--- LISTED RECORDS ---
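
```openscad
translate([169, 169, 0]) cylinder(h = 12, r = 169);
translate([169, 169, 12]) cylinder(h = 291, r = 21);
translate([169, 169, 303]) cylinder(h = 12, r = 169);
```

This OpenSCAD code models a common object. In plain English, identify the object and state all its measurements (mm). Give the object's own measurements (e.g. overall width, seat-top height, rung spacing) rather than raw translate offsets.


A spool: two coaxial disc flanges of radius 169 mm and thickness 12 mm, joined by a core cylinder of radius 21 mm and height 291 mm. The lower flange rests on z = 0 and the three cylinders share a vertical axis.


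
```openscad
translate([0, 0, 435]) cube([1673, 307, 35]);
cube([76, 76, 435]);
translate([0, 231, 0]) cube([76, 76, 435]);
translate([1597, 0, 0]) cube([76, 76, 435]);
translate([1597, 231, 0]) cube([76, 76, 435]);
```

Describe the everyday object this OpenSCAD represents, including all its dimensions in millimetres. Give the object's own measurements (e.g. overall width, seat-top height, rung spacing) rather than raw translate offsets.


A long wooden bench with a 1673 mm (x) × 307 mm (y) seat, 35 mm thick, its top surface 470 mm above the floor. Four 76 mm square legs at the seat corners, flush with the edges, run from z = 0 to the seat underside.


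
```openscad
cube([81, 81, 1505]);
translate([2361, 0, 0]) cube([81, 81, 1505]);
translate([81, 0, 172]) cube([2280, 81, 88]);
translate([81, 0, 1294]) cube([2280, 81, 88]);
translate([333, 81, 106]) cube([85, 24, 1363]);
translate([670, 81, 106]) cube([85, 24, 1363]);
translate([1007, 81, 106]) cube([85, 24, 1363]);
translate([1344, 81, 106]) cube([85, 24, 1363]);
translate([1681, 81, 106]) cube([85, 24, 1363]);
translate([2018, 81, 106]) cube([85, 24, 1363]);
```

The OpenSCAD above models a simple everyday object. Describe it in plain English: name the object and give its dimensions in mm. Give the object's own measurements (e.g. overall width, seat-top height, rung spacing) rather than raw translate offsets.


A fence section. Two 81×81 mm posts, 1505 mm tall, stand on the floor with a clear span of 2280 mm between their inner faces. Two horizontal rails of 81×88 mm section span the gap between the posts with their undersides at z = 172 mm and z = 1294 mm, flush with the posts' −y face. 6 pickets, each 85 mm wide, 24 mm thick and 1363 mm tall, are fixed to the +y face of the rails with their bottoms at z = 106 mm, spaced across the span with a 252 mm gap after the −x post and between neighbouring pickets, with 258 mm left before the +x post.


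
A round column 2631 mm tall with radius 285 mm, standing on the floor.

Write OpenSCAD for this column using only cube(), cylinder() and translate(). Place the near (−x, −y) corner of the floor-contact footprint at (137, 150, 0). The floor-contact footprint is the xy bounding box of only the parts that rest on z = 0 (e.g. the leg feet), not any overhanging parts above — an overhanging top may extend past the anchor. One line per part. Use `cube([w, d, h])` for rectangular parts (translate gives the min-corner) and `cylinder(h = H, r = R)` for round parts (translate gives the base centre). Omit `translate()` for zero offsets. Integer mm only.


translate([422, 435, 0]) cylinder(h = 2631, r = 285);


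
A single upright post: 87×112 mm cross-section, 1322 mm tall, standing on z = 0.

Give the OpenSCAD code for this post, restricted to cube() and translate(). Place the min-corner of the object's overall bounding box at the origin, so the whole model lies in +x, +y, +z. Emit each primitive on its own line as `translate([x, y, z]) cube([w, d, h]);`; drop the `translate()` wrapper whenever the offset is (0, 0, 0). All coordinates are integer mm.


cube([87, 112, 1322]);


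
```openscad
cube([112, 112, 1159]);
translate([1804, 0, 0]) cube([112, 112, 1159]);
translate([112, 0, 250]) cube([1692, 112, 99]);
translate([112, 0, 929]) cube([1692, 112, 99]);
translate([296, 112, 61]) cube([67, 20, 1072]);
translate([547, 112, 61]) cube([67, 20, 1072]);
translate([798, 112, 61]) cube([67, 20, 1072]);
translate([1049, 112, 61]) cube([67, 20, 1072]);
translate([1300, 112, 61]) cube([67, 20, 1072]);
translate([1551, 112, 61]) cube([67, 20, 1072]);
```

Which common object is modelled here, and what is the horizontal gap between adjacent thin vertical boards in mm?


A fence section. The picket gap is 184 mm.

Two posts, two rails, 6 pickets — a fence section. Span 1692 mm holds 6 pickets of 67 mm with 7 equal gaps: ⌊(1692 − 6·67) / 7⌋ = 184 mm.


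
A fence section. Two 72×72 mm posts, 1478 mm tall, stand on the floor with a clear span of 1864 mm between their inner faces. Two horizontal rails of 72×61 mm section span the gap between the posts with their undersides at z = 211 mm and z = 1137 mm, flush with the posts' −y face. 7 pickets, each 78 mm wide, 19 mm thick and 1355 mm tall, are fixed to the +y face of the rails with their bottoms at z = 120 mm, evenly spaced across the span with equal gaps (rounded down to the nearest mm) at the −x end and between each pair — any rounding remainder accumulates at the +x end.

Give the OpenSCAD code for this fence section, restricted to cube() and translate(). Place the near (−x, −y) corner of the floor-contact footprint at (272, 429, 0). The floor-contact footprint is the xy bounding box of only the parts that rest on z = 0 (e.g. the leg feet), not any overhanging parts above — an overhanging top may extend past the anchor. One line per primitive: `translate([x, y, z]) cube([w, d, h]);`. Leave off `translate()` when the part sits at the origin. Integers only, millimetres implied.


translate([272, 429, 0]) cube([72, 72, 1478]);
translate([2208, 429, 0]) cube([72, 72, 1478]);
translate([344, 429, 211]) cube([1864, 72, 61]);
translate([344, 429, 1137]) cube([1864, 72, 61]);
translate([508, 501, 120]) cube([78, 19, 1355]);
translate([750, 501, 120]) cube([78, 19, 1355]);
translate([992, 501, 120]) cube([78, 19, 1355]);
translate([1234, 501, 120]) cube([78, 19, 1355]);
translate([1476, 501, 120]) cube([78, 19, 1355]);
translate([1718, 501, 120]) cube([78, 19, 1355]);
translate([1960, 501, 120]) cube([78, 19, 1355]);


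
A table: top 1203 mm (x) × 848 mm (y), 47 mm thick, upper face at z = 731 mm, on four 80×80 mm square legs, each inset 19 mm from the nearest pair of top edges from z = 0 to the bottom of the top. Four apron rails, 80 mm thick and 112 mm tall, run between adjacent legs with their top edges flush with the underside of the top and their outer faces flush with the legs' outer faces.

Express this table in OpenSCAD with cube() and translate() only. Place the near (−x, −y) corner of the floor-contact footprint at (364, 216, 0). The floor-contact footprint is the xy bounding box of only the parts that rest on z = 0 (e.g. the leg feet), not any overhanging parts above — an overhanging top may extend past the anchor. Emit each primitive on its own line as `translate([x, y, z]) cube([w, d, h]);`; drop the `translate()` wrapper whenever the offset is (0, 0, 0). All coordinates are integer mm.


translate([345, 197, 684]) cube([1203, 848, 47]);
translate([364, 216, 0]) cube([80, 80, 684]);
translate([1449, 216, 0]) cube([80, 80, 684]);
translate([364, 946, 0]) cube([80, 80, 684]);
translate([1449, 946, 0]) cube([80, 80, 684]);
translate([444, 216, 572]) cube([1005, 80, 112]);
translate([444, 946, 572]) cube([1005, 80, 112]);
translate([364, 296, 572]) cube([80, 650, 112]);
translate([1449, 296, 572]) cube([80, 650, 112]);


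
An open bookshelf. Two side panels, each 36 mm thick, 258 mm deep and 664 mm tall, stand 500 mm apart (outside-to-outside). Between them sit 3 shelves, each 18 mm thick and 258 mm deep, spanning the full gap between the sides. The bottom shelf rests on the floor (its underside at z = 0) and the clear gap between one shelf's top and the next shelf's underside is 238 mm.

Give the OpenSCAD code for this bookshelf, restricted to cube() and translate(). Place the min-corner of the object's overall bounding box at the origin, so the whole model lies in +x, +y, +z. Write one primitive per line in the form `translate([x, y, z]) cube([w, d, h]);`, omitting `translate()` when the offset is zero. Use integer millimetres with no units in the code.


cube([36, 258, 664]);
translate([464, 0, 0]) cube([36, 258, 664]);
translate([36, 0, 0]) cube([428, 258, 18]);
translate([36, 0, 256]) cube([428, 258, 18]);
translate([36, 0, 512]) cube([428, 258, 18]);


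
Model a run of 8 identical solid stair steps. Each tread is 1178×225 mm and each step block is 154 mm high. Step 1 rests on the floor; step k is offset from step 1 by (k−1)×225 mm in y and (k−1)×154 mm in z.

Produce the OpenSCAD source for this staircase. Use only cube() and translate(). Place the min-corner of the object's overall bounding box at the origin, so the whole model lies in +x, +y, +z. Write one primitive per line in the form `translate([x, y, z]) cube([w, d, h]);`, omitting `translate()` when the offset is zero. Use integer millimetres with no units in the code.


cube([1178, 225, 154]);
translate([0, 225, 154]) cube([1178, 225, 154]);
translate([0, 450, 308]) cube([1178, 225, 154]);
translate([0, 675, 462]) cube([1178, 225, 154]);
translate([0, 900, 616]) cube([1178, 225, 154]);
translate([0, 1125, 770]) cube([1178, 225, 154]);
translate([0, 1350, 924]) cube([1178, 225, 154]);
translate([0, 1575, 1078]) cube([1178, 225, 154]);


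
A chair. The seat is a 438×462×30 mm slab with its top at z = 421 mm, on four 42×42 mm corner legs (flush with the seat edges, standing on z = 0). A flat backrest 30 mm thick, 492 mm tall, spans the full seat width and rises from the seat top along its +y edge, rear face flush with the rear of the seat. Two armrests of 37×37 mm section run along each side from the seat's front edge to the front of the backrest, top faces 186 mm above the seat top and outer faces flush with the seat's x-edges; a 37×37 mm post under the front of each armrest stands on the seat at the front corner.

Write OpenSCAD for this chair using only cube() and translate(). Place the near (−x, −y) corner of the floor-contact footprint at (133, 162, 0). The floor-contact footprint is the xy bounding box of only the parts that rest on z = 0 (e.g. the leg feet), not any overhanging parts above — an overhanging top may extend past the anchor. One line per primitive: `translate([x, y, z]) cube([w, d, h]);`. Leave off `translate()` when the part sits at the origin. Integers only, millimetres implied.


translate([133, 162, 391]) cube([438, 462, 30]);
translate([133, 162, 0]) cube([42, 42, 391]);
translate([529, 162, 0]) cube([42, 42, 391]);
translate([133, 582, 0]) cube([42, 42, 391]);
translate([529, 582, 0]) cube([42, 42, 391]);
translate([133, 594, 421]) cube([438, 30, 492]);
translate([133, 162, 570]) cube([37, 432, 37]);
translate([534, 162, 570]) cube([37, 432, 37]);
translate([133, 162, 421]) cube([37, 37, 149]);
translate([534, 162, 421]) cube([37, 37, 149]);


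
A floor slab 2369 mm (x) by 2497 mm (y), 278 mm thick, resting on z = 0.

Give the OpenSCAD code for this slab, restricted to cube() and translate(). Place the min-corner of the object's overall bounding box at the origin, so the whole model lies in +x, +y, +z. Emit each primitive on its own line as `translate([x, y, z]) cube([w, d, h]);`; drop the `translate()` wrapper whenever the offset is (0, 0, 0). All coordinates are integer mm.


cube([2369, 2497, 278]);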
---
» PROBLEM
Search the listing above for "pair" and copy every line that holds it.

» OUTPUT FOR THIS TASK
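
A fence section. Two 72×72 mm posts, 1478 mm tall, stand on the floor with a clear span of 1864 mm between their inner faces. Two horizontal rails of 72×61 mm section span the gap between the posts with their undersides at z = 211 mm and z = 1137 mm, flush with the posts' −y face. 7 pickets, each 78 mm wide, 19 mm thick and 1355 mm tall, are fixed to the +y face of the rails with their bottoms at z = 120 mm, evenly spaced across the span with equal gaps (rounded down to the nearest mm) at the −x end and between each pair — any rounding remainder accumulates at the +x end.
A table: top 1203 mm (x) × 848 mm (y), 47 mm thick, upper face at z = 731 mm, on four 80×80 mm square legs, each inset 19 mm from the nearest pair of top edges from z = 0 to the bottom of the top. Four apron rails, 80 mm thick and 112 mm tall, run between adjacent legs with their top edges flush with the underside of the top and their outer faces flush with the legs' outer faces.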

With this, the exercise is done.